■ Activity ■
Output every line of the entries from the line containing "A servo system has plant P(s) = 4.8/(s(s" through the last, exactly, with no other content.

···

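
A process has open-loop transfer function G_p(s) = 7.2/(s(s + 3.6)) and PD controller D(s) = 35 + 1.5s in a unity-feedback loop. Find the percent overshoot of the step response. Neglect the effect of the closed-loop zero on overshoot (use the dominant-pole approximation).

Forward path: (35 + 1.5s)·7.2/(s(s+3.6)). The closed-loop characteristic equation is s² + (3.6 + 7.2·1.5)s + 7.2·35 = 0.
That is s² + 14.4s + 252 = 0, so ω_n = 15.87 rad/s and ζ = 14.4/(2·15.87) = 0.4536.
%OS = 100·exp(−πζ/√(1−ζ²)) = 20.2%.

20.2%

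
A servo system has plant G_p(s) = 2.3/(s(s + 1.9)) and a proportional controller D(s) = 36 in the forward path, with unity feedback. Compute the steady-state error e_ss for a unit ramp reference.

The loop has one pole at the origin (type 1). Velocity error constant K_v = lim_{s→0} s·D(s)G_p(s) = 36·2.3/1.9 = 43.58.
Steady-state error to a unit ramp: e_ss = 1/K_v = 0.0229.

0.0229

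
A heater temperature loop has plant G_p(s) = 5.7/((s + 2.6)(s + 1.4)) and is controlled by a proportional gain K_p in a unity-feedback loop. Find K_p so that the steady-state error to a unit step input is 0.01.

Steady-state error for a unit step on this type-0 loop is 1/(1 + K_p·G_p(0)).
G_p(0) = 1.566. Require 1/(1 + K_p·1.566) = 0.01, so 1 + 1.566·K_p = 100.
K_p = (100 − 1)/1.566 = 63.2.

K_p = 63.2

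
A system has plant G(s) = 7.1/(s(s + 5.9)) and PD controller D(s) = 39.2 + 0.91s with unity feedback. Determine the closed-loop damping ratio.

Forward path: (39.2 + 0.91s)·7.1/(s(s+5.9)). The closed-loop characteristic equation is s² + (5.9 + 7.1·0.91)s + 7.1·39.2 = 0.
That is s² + 12.36s + 278.3 = 0, so ω_n = 16.68 rad/s and ζ = 12.36/(2·16.68) = 0.3705.

ζ = 0.37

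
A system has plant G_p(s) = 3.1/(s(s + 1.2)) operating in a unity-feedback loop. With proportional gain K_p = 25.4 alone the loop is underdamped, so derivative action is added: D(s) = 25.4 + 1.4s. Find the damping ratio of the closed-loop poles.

ζ = 0.312

Forward path: (25.4 + 1.4s)·3.1/(s(s+1.2)). The closed-loop characteristic equation is s² + (1.2 + 3.1·1.4)s + 3.1·25.4 = 0.
That is s² + 5.54s + 78.74 = 0, so ω_n = 8.874 rad/s and ζ = 5.54/(2·8.874) = 0.3122.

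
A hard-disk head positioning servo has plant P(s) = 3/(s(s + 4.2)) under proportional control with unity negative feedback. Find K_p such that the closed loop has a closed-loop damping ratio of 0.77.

K_p = 2.48

Closed-loop characteristic equation: s² + 4.2s + K_p·3 = 0.
So ω_n = √(3K_p) and 2ζω_n = 4.2, giving ζ = 4.2/(2√(3K_p)).
Setting ζ = 0.77: √(3K_p) = 4.2/(2·0.77) = 2.727, so K_p = 7.438/3 = 2.48.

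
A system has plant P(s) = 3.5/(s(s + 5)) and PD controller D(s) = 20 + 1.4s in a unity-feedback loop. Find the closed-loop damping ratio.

Forward path: (20 + 1.4s)·3.5/(s(s+5)). The closed-loop characteristic equation is s² + (5 + 3.5·1.4)s + 3.5·20 = 0.
That is s² + 9.9s + 70 = 0, so ω_n = 8.367 rad/s and ζ = 9.9/(2·8.367) = 0.5916.

ζ = 0.592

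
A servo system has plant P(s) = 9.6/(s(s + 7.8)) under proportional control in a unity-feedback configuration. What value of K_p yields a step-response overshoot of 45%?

K_p = 26.1

From %OS = 100·exp(−πζ/√(1−ζ²)) = 45%, ζ = −ln(0.45)/√(π²+ln²(0.45)) = 0.2463.
Characteristic equation s² + 7.8s + 9.6K_p = 0 gives ζ = 7.8/(2√(9.6K_p)).
Setting ζ = 0.2463: √(9.6K_p) = 7.8/(2·0.2463) = 15.83, so K_p = 250.6/9.6 = 26.1.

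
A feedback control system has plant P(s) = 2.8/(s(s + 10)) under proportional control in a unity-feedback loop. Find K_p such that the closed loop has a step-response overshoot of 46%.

From %OS = 100·exp(−πζ/√(1−ζ²)) = 46%, ζ = −ln(0.46)/√(π²+ln²(0.46)) = 0.24.
Characteristic equation s² + 10s + 2.8K_p = 0 gives ζ = 10/(2√(2.8K_p)).
Setting ζ = 0.24: √(2.8K_p) = 10/(2·0.24) = 20.84, so K_p = 434.2/2.8 = 155.

K_p = 155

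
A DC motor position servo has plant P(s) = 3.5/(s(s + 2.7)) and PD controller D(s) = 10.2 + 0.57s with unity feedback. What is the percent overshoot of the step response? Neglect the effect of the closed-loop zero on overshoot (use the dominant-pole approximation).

Forward path: (10.2 + 0.57s)·3.5/(s(s+2.7)). The closed-loop characteristic equation is s² + (2.7 + 3.5·0.57)s + 3.5·10.2 = 0.
That is s² + 4.695s + 35.7 = 0, so ω_n = 5.975 rad/s and ζ = 4.695/(2·5.975) = 0.3929.
%OS = 100·exp(−πζ/√(1−ζ²)) = 26.1%.

26.1%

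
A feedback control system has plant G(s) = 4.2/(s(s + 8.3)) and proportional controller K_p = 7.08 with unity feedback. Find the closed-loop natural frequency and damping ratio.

ω_n = 5.45 rad/s, ζ = 0.761

With unity feedback the closed-loop characteristic equation is s² + 8.3s + 7.08·4.2 = s² + 8.3s + 29.74 = 0.
So ω_n² = 29.74 ⇒ ω_n = 5.453 rad/s, and ζ = 8.3/(2ω_n) = 0.761.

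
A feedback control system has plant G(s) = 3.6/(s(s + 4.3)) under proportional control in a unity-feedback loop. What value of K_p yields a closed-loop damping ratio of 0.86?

Closed-loop characteristic equation: s² + 4.3s + K_p·3.6 = 0.
So ω_n = √(3.6K_p) and 2ζω_n = 4.3, giving ζ = 4.3/(2√(3.6K_p)).
Setting ζ = 0.86: √(3.6K_p) = 4.3/(2·0.86) = 2.5, so K_p = 6.25/3.6 = 1.74.

K_p = 1.74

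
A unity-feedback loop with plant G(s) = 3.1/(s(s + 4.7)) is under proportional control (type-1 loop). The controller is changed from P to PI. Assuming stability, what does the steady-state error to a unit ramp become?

0

The integrator raises the loop to type 2, so K_v → ∞ and e_ss to a ramp is zero.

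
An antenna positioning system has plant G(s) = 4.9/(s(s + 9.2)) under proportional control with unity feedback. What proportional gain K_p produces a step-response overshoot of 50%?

K_p = 93

From %OS = 100·exp(−πζ/√(1−ζ²)) = 50%, ζ = −ln(0.5)/√(π²+ln²(0.5)) = 0.2155.
Characteristic equation s² + 9.2s + 4.9K_p = 0 gives ζ = 9.2/(2√(4.9K_p)).
Setting ζ = 0.2155: √(4.9K_p) = 9.2/(2·0.2155) = 21.35, so K_p = 455.8/4.9 = 93.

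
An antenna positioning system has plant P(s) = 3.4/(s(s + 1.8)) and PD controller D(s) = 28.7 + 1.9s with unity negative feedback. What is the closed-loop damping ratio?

Forward path: (28.7 + 1.9s)·3.4/(s(s+1.8)). The closed-loop characteristic equation is s² + (1.8 + 3.4·1.9)s + 3.4·28.7 = 0.
That is s² + 8.26s + 97.58 = 0, so ω_n = 9.878 rad/s and ζ = 8.26/(2·9.878) = 0.4181.

ζ = 0.418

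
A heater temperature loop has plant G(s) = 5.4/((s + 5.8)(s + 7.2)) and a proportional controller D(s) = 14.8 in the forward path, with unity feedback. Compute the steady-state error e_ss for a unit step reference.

0.343

The loop is type 0. Static position error constant K_pos = D(0)·G(0) = 14.8·0.1293 = 1.914.
Steady-state error to a unit step: e_ss = 1/(1+K_pos) = 1/2.914 = 0.343.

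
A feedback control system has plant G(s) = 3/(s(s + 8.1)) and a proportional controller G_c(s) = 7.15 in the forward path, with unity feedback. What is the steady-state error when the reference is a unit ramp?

0.378

The loop has one pole at the origin (type 1). Velocity error constant K_v = lim_{s→0} s·G_c(s)G(s) = 7.15·3/8.1 = 2.648.
Steady-state error to a unit ramp: e_ss = 1/K_v = 0.378.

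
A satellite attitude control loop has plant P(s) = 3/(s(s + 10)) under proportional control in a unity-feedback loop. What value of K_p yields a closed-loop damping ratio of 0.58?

Closed-loop characteristic equation: s² + 10s + K_p·3 = 0.
So ω_n = √(3K_p) and 2ζω_n = 10, giving ζ = 10/(2√(3K_p)).
Setting ζ = 0.58: √(3K_p) = 10/(2·0.58) = 8.621, so K_p = 74.32/3 = 24.8.

K_p = 24.8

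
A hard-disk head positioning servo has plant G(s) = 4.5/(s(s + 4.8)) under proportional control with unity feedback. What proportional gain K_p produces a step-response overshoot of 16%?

K_p = 5.04

From %OS = 100·exp(−πζ/√(1−ζ²)) = 16%, ζ = −ln(0.16)/√(π²+ln²(0.16)) = 0.5039.
Characteristic equation s² + 4.8s + 4.5K_p = 0 gives ζ = 4.8/(2√(4.5K_p)).
Setting ζ = 0.5039: √(4.5K_p) = 4.8/(2·0.5039) = 4.763, so K_p = 22.69/4.5 = 5.04.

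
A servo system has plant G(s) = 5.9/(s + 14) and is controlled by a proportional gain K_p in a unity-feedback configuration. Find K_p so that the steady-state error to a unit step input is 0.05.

K_p = 45.1

Steady-state error for a unit step on this type-0 loop is 1/(1 + K_p·G(0)).
G(0) = 0.4214. Require 1/(1 + K_p·0.4214) = 0.05, so 1 + 0.4214·K_p = 20.
K_p = (20 − 1)/0.4214 = 45.1.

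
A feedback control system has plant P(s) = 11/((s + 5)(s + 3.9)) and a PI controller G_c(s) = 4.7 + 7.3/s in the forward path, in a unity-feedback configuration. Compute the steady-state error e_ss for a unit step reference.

The open loop G_c(s)P(s) has a pole at the origin (type 1), so the static position error constant is infinite and e_ss = 1/(1+∞) = 0.

0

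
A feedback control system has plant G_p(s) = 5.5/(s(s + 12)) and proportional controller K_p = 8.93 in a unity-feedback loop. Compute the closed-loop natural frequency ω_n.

With unity feedback the closed-loop characteristic equation is s² + 12s + 8.93·5.5 = s² + 12s + 49.11 = 0.
Matching s² + 2ζω_n s + ω_n²: ω_n = √49.11 = 7.008 rad/s and 2ζω_n = 12, so ζ = 12/(2·7.008) = 0.856.

ω_n = 7.01 rad/s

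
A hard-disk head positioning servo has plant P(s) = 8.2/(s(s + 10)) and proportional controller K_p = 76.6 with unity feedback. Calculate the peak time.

T_p = 0.128 s

The closed-loop denominator s² + 10s + 628.1 gives ω_n = √628.1 = 25.06 and ζ = 10/(2ω_n) = 0.1995.
Damped frequency ω_d = ω_n√(1−ζ²) = 24.56 rad/s, so peak time T_p = π/ω_d = 0.128 s.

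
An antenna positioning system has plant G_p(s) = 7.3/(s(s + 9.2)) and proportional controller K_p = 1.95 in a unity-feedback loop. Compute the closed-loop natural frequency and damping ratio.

ω_n = 3.77 rad/s, ζ = 1.22

The closed-loop denominator is s(s+9.2) + 1.95·7.3 = s² + 9.2s + 14.23.
So ω_n² = 14.23 ⇒ ω_n = 3.773 rad/s, and ζ = 9.2/(2ω_n) = 1.22.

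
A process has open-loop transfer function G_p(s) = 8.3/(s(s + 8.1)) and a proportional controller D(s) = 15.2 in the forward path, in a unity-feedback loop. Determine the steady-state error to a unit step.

The open loop D(s)G_p(s) has a pole at the origin (type 1), so the static position error constant is infinite and e_ss = 1/(1+∞) = 0.

0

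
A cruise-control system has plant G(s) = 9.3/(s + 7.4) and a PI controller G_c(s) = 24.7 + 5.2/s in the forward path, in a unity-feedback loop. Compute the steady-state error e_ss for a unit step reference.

The open loop G_c(s)G(s) has a pole at the origin (type 1), so the static position error constant is infinite and e_ss = 1/(1+∞) = 0.

0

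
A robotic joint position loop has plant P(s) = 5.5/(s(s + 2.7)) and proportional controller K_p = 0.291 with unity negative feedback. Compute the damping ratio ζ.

1 + K_p·P(s) = 0 gives s² + 2.7s + 1.6 = 0.
So ω_n² = 1.6 ⇒ ω_n = 1.265 rad/s, and ζ = 2.7/(2ω_n) = 1.07.

ζ = 1.07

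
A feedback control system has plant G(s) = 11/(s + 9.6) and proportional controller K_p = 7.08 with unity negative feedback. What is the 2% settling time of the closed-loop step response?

T_s ≈ 0.0457 s

Closed-loop transfer function: T(s) = K_p·G(s)/(1 + K_p·G(s)) = 77.88/(s + 9.6 + 77.88) = 77.88/(s + 87.48).
Time constant τ = 1/87.48 = 0.01143 s, so the 2% settling time is about 4τ = 0.0457 s.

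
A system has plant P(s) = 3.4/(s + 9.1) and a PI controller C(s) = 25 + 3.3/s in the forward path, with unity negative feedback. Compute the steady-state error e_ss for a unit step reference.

0

The open loop C(s)P(s) has a pole at the origin (type 1), so the static position error constant is infinite and e_ss = 1/(1+∞) = 0.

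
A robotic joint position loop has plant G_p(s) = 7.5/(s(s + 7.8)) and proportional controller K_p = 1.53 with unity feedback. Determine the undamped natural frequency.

1 + K_p·G_p(s) = 0 gives s² + 7.8s + 11.47 = 0.
So ω_n² = 11.47 ⇒ ω_n = 3.387 rad/s, and ζ = 7.8/(2ω_n) = 1.15.

ω_n = 3.39 rad/s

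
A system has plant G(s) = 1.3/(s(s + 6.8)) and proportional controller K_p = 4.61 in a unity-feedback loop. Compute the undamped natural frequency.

ω_n = 2.45 rad/s

With unity feedback the closed-loop characteristic equation is s² + 6.8s + 4.61·1.3 = s² + 6.8s + 5.993 = 0.
Matching s² + 2ζω_n s + ω_n²: ω_n = √5.993 = 2.448 rad/s and 2ζω_n = 6.8, so ζ = 6.8/(2·2.448) = 1.39.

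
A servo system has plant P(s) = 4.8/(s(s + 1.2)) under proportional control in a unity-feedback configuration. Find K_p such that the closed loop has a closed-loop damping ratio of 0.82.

Closed-loop characteristic equation: s² + 1.2s + K_p·4.8 = 0.
So ω_n = √(4.8K_p) and 2ζω_n = 1.2, giving ζ = 1.2/(2√(4.8K_p)).
Setting ζ = 0.82: √(4.8K_p) = 1.2/(2·0.82) = 0.7317, so K_p = 0.5354/4.8 = 0.112.

K_p = 0.112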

···

■ Answer space ■
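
A servo system has plant P(s) = 4.8/(s(s + 1.2)) under proportional control in a unity-feedback configuration. Find K_p such that the closed loop has a closed-loop damping ratio of 0.82.

Closed-loop characteristic equation: s² + 1.2s + K_p·4.8 = 0.
So ω_n = √(4.8K_p) and 2ζω_n = 1.2, giving ζ = 1.2/(2√(4.8K_p)).
Setting ζ = 0.82: √(4.8K_p) = 1.2/(2·0.82) = 0.7317, so K_p = 0.5354/4.8 = 0.112.

K_p = 0.112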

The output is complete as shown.